The data below is to be retyped exactly, line by line.

(Beginning of Source data)

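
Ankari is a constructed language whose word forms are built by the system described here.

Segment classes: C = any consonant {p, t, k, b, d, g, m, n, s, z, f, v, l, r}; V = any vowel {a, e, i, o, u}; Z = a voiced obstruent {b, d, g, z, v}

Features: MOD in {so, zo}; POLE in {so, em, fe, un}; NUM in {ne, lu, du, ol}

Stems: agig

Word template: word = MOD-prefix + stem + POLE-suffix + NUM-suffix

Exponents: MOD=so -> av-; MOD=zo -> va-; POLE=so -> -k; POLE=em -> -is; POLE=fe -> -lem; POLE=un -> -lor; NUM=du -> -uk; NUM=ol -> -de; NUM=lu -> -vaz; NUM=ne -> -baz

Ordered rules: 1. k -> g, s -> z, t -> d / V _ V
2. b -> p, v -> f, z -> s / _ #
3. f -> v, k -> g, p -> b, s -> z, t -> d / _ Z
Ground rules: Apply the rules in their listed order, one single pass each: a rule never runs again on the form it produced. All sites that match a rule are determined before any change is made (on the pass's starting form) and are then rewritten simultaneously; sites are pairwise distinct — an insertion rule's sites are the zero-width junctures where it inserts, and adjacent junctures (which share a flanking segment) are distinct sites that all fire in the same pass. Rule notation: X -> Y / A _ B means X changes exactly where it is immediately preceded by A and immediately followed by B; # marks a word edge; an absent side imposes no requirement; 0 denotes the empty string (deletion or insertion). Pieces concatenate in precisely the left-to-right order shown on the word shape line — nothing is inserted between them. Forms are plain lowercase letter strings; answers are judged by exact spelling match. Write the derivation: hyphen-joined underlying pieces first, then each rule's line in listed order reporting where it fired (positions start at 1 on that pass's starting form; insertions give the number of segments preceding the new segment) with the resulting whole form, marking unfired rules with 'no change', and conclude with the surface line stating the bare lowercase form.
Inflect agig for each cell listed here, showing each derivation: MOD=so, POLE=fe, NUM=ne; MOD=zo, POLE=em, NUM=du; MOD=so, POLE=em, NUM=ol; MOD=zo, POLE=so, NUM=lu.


cell MOD=so, POLE=fe, NUM=ne:
underlying: av-agig-lem-baz
1. k -> g, s -> z, t -> d / V _ V: no change
2. b -> p, v -> f, z -> s / _ #: fires at position(s) 12: avagiglembas
3. f -> v, k -> g, p -> b, s -> z, t -> d / _ Z: no change
surface: avagiglembas

cell MOD=zo, POLE=em, NUM=du:
underlying: va-agig-is-uk
1. k -> g, s -> z, t -> d / V _ V: fires at position(s) 8: vaagigizuk
2. b -> p, v -> f, z -> s / _ #: no change
3. f -> v, k -> g, p -> b, s -> z, t -> d / _ Z: no change
surface: vaagigizuk

cell MOD=so, POLE=em, NUM=ol:
underlying: av-agig-is-de
1. k -> g, s -> z, t -> d / V _ V: no change
2. b -> p, v -> f, z -> s / _ #: no change
3. f -> v, k -> g, p -> b, s -> z, t -> d / _ Z: fires at position(s) 8: avagigizde
surface: avagigizde

cell MOD=zo, POLE=so, NUM=lu:
underlying: va-agig-k-vaz
1. k -> g, s -> z, t -> d / V _ V: no change
2. b -> p, v -> f, z -> s / _ #: fires at position(s) 10: vaagigkvas
3. f -> v, k -> g, p -> b, s -> z, t -> d / _ Z: fires at position(s) 7: vaagiggvas
surface: vaagiggvas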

(End of Source data)

Result:
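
Ankari is a constructed language whose word forms are built by the system described here.

Segment classes: C = any consonant {p, t, k, b, d, g, m, n, s, z, f, v, l, r}; V = any vowel {a, e, i, o, u}; Z = a voiced obstruent {b, d, g, z, v}

Features: MOD in {so, zo}; POLE in {so, em, fe, un}; NUM in {ne, lu, du, ol}

Stems: agig

Word template: word = MOD-prefix + stem + POLE-suffix + NUM-suffix

Exponents: MOD=so -> av-; MOD=zo -> va-; POLE=so -> -k; POLE=em -> -is; POLE=fe -> -lem; POLE=un -> -lor; NUM=du -> -uk; NUM=ol -> -de; NUM=lu -> -vaz; NUM=ne -> -baz

Ordered rules: 1. k -> g, s -> z, t -> d / V _ V
2. b -> p, v -> f, z -> s / _ #
3. f -> v, k -> g, p -> b, s -> z, t -> d / _ Z
Ground rules: Apply the rules in their listed order, one single pass each: a rule never runs again on the form it produced. All sites that match a rule are determined before any change is made (on the pass's starting form) and are then rewritten simultaneously; sites are pairwise distinct — an insertion rule's sites are the zero-width junctures where it inserts, and adjacent junctures (which share a flanking segment) are distinct sites that all fire in the same pass. Rule notation: X -> Y / A _ B means X changes exactly where it is immediately preceded by A and immediately followed by B; # marks a word edge; an absent side imposes no requirement; 0 denotes the empty string (deletion or insertion). Pieces concatenate in precisely the left-to-right order shown on the word shape line — nothing is inserted between them. Forms are plain lowercase letter strings; answers are judged by exact spelling match. Write the derivation: hyphen-joined underlying pieces first, then each rule's line in listed order reporting where it fired (positions start at 1 on that pass's starting form; insertions give the number of segments preceding the new segment) with the resulting whole form, marking unfired rules with 'no change', and conclude with the surface line stating the bare lowercase form.
Inflect agig for each cell listed here, showing each derivation: MOD=so, POLE=fe, NUM=ne; MOD=zo, POLE=em, NUM=du; MOD=so, POLE=em, NUM=ol; MOD=zo, POLE=so, NUM=lu.


cell MOD=so, POLE=fe, NUM=ne:
underlying: av-agig-lem-baz
1. k -> g, s -> z, t -> d / V _ V: no change
2. b -> p, v -> f, z -> s / _ #: fires at position(s) 12: avagiglembas
3. f -> v, k -> g, p -> b, s -> z, t -> d / _ Z: no change
surface: avagiglembas

cell MOD=zo, POLE=em, NUM=du:
underlying: va-agig-is-uk
1. k -> g, s -> z, t -> d / V _ V: fires at position(s) 8: vaagigizuk
2. b -> p, v -> f, z -> s / _ #: no change
3. f -> v, k -> g, p -> b, s -> z, t -> d / _ Z: no change
surface: vaagigizuk

cell MOD=so, POLE=em, NUM=ol:
underlying: av-agig-is-de
1. k -> g, s -> z, t -> d / V _ V: no change
2. b -> p, v -> f, z -> s / _ #: no change
3. f -> v, k -> g, p -> b, s -> z, t -> d / _ Z: fires at position(s) 8: avagigizde
surface: avagigizde

cell MOD=zo, POLE=so, NUM=lu:
underlying: va-agig-k-vaz
1. k -> g, s -> z, t -> d / V _ V: no change
2. b -> p, v -> f, z -> s / _ #: fires at position(s) 10: vaagigkvas
3. f -> v, k -> g, p -> b, s -> z, t -> d / _ Z: fires at position(s) 7: vaagiggvas
surface: vaagiggvas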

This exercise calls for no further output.